(Stored data entries)

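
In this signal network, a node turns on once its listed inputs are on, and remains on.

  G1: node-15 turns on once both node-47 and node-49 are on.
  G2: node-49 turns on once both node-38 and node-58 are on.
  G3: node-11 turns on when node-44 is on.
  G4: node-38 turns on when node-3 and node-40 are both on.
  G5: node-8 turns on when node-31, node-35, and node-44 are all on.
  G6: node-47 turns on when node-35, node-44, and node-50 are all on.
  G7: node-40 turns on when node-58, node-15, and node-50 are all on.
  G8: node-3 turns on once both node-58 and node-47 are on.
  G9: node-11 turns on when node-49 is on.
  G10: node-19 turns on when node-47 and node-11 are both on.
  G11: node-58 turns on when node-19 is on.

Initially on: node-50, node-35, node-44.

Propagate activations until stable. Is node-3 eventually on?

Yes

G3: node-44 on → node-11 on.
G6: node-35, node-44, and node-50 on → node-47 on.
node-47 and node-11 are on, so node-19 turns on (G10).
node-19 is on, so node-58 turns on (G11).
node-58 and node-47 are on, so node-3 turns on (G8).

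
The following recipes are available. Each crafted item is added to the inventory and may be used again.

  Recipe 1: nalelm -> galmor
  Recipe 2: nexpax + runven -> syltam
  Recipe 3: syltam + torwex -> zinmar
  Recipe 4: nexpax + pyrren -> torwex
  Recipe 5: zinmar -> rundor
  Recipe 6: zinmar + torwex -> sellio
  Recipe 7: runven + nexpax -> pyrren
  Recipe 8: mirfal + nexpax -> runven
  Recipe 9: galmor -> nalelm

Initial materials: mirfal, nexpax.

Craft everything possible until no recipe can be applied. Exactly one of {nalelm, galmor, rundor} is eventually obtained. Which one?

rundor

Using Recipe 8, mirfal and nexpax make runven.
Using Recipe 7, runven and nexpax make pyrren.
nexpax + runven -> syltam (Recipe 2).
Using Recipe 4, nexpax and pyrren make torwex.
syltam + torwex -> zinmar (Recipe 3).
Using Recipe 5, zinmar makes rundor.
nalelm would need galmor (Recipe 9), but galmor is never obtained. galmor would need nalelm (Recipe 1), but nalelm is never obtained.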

Try it – Out of the data above, give again only the lines starting at the one holding "G2: node-49 turns" and ending at the one holding "Initially on: node-50, node-35, node-44.", unchanged.

Written solution –
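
  G2: node-49 turns on once both node-38 and node-58 are on.
  G3: node-11 turns on when node-44 is on.
  G4: node-38 turns on when node-3 and node-40 are both on.
  G5: node-8 turns on when node-31, node-35, and node-44 are all on.
  G6: node-47 turns on when node-35, node-44, and node-50 are all on.
  G7: node-40 turns on when node-58, node-15, and node-50 are all on.
  G8: node-3 turns on once both node-58 and node-47 are on.
  G9: node-11 turns on when node-49 is on.
  G10: node-19 turns on when node-47 and node-11 are both on.
  G11: node-58 turns on when node-19 is on.

Initially on: node-50, node-35, node-44.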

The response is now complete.